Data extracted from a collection
==================================================
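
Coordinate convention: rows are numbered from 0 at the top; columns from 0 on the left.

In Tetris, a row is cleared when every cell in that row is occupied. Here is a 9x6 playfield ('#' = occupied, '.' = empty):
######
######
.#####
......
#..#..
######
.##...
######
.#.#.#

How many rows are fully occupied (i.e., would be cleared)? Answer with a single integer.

Check each row:
  row 0: 0 empty cells -> FULL (clear)
  row 1: 0 empty cells -> FULL (clear)
  row 2: 1 empty cell -> not full
  row 3: 6 empty cells -> not full
  row 4: 4 empty cells -> not full
  row 5: 0 empty cells -> FULL (clear)
  row 6: 4 empty cells -> not full
  row 7: 0 empty cells -> FULL (clear)
  row 8: 3 empty cells -> not full
Total rows cleared: 4

Answer: 4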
==================================================
## Problem description
Each entry above should be written again exactly.

## Completed exercise
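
Coordinate convention: rows are numbered from 0 at the top; columns from 0 on the left.

In Tetris, a row is cleared when every cell in that row is occupied. Here is a 9x6 playfield ('#' = occupied, '.' = empty):
######
######
.#####
......
#..#..
######
.##...
######
.#.#.#

How many rows are fully occupied (i.e., would be cleared)? Answer with a single integer.

Check each row:
  row 0: 0 empty cells -> FULL (clear)
  row 1: 0 empty cells -> FULL (clear)
  row 2: 1 empty cell -> not full
  row 3: 6 empty cells -> not full
  row 4: 4 empty cells -> not full
  row 5: 0 empty cells -> FULL (clear)
  row 6: 4 empty cells -> not full
  row 7: 0 empty cells -> FULL (clear)
  row 8: 3 empty cells -> not full
Total rows cleared: 4

Answer: 4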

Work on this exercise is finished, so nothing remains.